Task data START

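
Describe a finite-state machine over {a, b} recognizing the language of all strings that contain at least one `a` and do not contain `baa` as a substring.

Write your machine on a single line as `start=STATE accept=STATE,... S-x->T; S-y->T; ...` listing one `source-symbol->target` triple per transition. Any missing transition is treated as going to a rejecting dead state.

Build one automaton per condition and run them in lockstep. The first has 3 states tracking the count of `a`s, saturating at 2; the second has 4 states tracking partial matches of the forbidden pattern `baa`. A product state is a pair (one from each), accepting exactly when both do. Equivalent product states are then merged.
With 6 states:
        a   b  
>  S0   S1  S2 
 * S1   S1  S3 
   S2   S4  S2 
 * S3   S4  S3 
 * S4   S5  S3 
   S5   S5  S5 
(> = start, * = accepting)

start=S0; accept=S1,S3,S4; S0-a->S1; S0-b->S2; S1-a->S1; S1-b->S3; S2-a->S4; S2-b->S2; S3-a->S4; S3-b->S3; S4-a->S5; S4-b->S3; S5-a->S5; S5-b->S5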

Task data END

Output the full listing again with nothing altered.

### Result of this task
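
Describe a finite-state machine over {a, b} recognizing the language of all strings that contain at least one `a` and do not contain `baa` as a substring.

Write your machine on a single line as `start=STATE accept=STATE,... S-x->T; S-y->T; ...` listing one `source-symbol->target` triple per transition. Any missing transition is treated as going to a rejecting dead state.

Build one automaton per condition and run them in lockstep. The first has 3 states tracking the count of `a`s, saturating at 2; the second has 4 states tracking partial matches of the forbidden pattern `baa`. A product state is a pair (one from each), accepting exactly when both do. Equivalent product states are then merged.
With 6 states:
        a   b  
>  S0   S1  S2 
 * S1   S1  S3 
   S2   S4  S2 
 * S3   S4  S3 
 * S4   S5  S3 
   S5   S5  S5 
(> = start, * = accepting)

start=S0; accept=S1,S3,S4; S0-a->S1; S0-b->S2; S1-a->S1; S1-b->S3; S2-a->S4; S2-b->S2; S3-a->S4; S3-b->S3; S4-a->S5; S4-b->S3; S5-a->S5; S5-b->S5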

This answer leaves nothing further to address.